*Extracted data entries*
········
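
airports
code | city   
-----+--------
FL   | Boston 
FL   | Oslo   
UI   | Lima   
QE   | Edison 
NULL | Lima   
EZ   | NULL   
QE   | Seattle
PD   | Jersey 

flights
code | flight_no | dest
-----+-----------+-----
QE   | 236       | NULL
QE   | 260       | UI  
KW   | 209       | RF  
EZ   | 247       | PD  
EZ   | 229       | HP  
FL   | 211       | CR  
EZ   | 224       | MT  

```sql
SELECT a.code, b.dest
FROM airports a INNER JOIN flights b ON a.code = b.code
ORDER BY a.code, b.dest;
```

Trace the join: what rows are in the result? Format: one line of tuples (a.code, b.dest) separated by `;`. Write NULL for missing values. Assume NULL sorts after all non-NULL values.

INNER JOIN keeps only pairs where the ON condition holds.
Matching on a.code = b.code. A NULL in a compared column never satisfies the condition.
Matched pairs: 9.

(EZ, HP); (EZ, MT); (EZ, PD); (FL, CR); (FL, CR); (QE, UI); (QE, UI); (QE, NULL); (QE, NULL)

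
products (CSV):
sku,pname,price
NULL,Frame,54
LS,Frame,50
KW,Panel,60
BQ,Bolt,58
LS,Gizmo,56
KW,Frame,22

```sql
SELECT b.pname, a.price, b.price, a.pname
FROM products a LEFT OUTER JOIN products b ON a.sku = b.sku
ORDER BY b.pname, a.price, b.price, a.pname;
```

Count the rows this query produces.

10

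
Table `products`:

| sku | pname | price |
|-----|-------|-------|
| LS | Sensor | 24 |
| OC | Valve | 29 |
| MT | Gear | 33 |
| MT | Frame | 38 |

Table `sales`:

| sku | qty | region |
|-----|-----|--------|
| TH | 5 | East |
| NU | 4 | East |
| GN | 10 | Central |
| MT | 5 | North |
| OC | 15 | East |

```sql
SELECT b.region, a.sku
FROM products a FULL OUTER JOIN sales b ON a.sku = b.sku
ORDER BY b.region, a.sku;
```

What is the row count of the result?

FULL OUTER JOIN keeps every row from both sides; unmatched rows get NULL for the other side's columns.
Matching on a.sku = b.sku.
Matched pairs: 3; unmatched a rows kept: 1; unmatched b rows kept: 3.
Total: 3 matched + 4 padded = 7 rows.

7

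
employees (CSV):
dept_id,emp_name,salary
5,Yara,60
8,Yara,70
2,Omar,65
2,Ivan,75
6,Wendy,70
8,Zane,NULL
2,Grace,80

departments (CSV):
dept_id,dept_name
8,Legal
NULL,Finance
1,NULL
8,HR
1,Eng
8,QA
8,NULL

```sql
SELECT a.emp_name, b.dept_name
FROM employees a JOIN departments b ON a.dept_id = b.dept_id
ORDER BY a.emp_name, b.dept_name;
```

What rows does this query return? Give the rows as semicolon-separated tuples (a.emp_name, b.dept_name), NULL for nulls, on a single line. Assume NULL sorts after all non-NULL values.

(Yara, HR); (Yara, Legal); (Yara, QA); (Yara, NULL); (Zane, HR); (Zane, Legal); (Zane, QA); (Zane, NULL)

INNER JOIN keeps only pairs where the ON condition holds.
Matching on a.dept_id = b.dept_id. A NULL in a compared column never satisfies the condition.
- dept_id=5: no matching b row, dropped.
- dept_id=8: 4 matching b row(s), so 4 row(s) emitted.
- dept_id=2: no matching b row, dropped.
- dept_id=2: no matching b row, dropped.
- dept_id=6: no matching b row, dropped.
- dept_id=8: 4 matching b row(s), so 4 row(s) emitted.
- dept_id=2: no matching b row, dropped.
After projecting and ordering:
a.emp_name | b.dept_name
Yara | HR
Yara | Legal
Yara | QA
Yara | NULL
Zane | HR
Zane | Legal
Zane | QA
Zane | NULL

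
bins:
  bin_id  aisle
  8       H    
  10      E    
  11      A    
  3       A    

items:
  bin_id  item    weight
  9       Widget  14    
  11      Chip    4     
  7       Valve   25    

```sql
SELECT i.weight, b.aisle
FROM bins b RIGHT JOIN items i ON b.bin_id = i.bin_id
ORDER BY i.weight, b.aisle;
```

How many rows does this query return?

3

RIGHT JOIN keeps every row from `items`; unmatched rows get NULL for `bins`'s columns.
Matching on b.bin_id = i.bin_id.
- bin_id=8: no matching i row.
- bin_id=10: no matching i row.
- bin_id=11: 1 matching i row(s), so 1 row(s) emitted.
- bin_id=3: no matching i row.
- plus 2 unmatched i row(s), each kept with NULL b columns.
Total: 1 matched + 2 padded = 3 rows.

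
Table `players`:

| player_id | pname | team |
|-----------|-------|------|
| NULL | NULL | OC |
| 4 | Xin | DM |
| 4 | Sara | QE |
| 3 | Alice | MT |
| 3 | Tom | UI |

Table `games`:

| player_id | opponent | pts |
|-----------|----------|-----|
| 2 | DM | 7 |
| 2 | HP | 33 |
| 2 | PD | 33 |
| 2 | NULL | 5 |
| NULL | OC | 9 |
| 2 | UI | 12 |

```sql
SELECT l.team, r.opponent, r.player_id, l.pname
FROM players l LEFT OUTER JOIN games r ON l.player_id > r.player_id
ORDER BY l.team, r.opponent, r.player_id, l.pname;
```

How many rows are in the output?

LEFT JOIN keeps every row from `players`; unmatched rows get NULL for `games`'s columns.
Matching on l.player_id > r.player_id. A NULL in a compared column never satisfies the condition.
Matched pairs: 20; unmatched l rows kept: 1.
Total: 20 matched + 1 padded = 21 rows.

21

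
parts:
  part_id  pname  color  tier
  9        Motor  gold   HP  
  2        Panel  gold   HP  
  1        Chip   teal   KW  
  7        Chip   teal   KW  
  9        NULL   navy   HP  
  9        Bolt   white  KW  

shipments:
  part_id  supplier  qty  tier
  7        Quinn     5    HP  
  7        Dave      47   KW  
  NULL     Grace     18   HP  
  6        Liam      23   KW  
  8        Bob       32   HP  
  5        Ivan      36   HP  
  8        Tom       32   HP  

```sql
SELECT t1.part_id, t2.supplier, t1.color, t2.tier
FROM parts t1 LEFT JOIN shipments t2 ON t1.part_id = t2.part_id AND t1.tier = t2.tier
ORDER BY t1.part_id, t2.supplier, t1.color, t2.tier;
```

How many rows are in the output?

6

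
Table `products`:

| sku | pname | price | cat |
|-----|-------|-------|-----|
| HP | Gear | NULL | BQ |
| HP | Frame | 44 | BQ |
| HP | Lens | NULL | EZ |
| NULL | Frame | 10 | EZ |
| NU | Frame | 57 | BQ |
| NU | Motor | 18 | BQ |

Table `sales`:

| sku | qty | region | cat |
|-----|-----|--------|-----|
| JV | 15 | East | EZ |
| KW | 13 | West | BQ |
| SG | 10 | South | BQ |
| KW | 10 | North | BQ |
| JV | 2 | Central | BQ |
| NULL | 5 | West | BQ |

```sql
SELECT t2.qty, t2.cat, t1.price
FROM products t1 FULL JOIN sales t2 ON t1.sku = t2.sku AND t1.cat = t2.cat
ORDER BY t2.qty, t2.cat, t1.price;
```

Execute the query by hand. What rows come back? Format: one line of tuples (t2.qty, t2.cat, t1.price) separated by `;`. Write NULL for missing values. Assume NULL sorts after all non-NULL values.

(2, BQ, NULL); (5, BQ, NULL); (10, BQ, NULL); (10, BQ, NULL); (13, BQ, NULL); (15, EZ, NULL); (NULL, NULL, 10); (NULL, NULL, 18); (NULL, NULL, 44); (NULL, NULL, 57); (NULL, NULL, NULL); (NULL, NULL, NULL)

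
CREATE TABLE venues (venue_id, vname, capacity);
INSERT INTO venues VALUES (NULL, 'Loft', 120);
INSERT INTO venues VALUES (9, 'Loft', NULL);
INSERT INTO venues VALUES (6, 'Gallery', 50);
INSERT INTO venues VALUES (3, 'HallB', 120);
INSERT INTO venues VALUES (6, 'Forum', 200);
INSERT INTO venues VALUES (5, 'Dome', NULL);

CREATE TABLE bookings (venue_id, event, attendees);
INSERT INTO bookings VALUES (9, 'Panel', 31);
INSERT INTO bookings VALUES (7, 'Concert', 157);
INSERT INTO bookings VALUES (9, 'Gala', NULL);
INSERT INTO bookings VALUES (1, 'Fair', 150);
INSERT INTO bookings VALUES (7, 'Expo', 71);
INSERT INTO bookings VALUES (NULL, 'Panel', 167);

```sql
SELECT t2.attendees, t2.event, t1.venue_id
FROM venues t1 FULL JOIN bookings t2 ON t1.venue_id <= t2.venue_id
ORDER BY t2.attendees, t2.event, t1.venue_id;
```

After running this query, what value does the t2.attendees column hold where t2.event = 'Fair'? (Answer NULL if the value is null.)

150

FULL OUTER JOIN keeps every row from both sides; unmatched rows get NULL for the other side's columns.
Matching on t1.venue_id <= t2.venue_id. A NULL in a compared column never satisfies the condition.
Matched pairs: 18; unmatched t1 rows kept: 1; unmatched t2 rows kept: 2.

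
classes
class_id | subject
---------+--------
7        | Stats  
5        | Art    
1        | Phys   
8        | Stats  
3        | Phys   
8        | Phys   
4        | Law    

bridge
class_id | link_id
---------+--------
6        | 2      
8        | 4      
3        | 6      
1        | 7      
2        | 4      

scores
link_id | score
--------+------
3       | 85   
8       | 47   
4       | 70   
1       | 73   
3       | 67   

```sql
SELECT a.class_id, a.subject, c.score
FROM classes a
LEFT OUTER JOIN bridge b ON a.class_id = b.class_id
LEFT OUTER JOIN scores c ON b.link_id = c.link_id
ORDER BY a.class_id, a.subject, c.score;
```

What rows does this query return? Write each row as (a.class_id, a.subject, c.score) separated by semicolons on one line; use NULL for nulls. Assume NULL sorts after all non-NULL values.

(1, Phys, NULL); (3, Phys, NULL); (4, Law, NULL); (5, Art, NULL); (7, Stats, NULL); (8, Phys, 70); (8, Stats, 70)

Joins associate left-to-right: classes LEFT JOIN bridge on class_id gives 7 intermediate row(s).
Then LEFT JOIN `scores c` on link_id: each of those 7 rows is kept; rows whose b.link_id has no match in c get NULL for c's columns.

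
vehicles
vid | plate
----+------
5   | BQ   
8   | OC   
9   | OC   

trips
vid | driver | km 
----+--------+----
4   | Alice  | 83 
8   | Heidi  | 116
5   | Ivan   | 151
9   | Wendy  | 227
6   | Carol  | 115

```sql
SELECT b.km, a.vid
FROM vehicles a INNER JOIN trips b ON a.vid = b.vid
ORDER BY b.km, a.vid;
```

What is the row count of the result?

3

INNER JOIN keeps only pairs where the ON condition holds.
Matching on a.vid = b.vid.
- a[0] vid=5 → 1 match(es) in b → 1 row(s).
- a[1] vid=8 → 1 match(es) in b → 1 row(s).
- a[2] vid=9 → 1 match(es) in b → 1 row(s).
Total: 3 rows.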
········
*Requirement*
Where a line of the records holds the word "team", copy that line.

*Result for this task*
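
| player_id | pname | team |
SELECT l.team, r.opponent, r.player_id, l.pname
ORDER BY l.team, r.opponent, r.player_id, l.pname;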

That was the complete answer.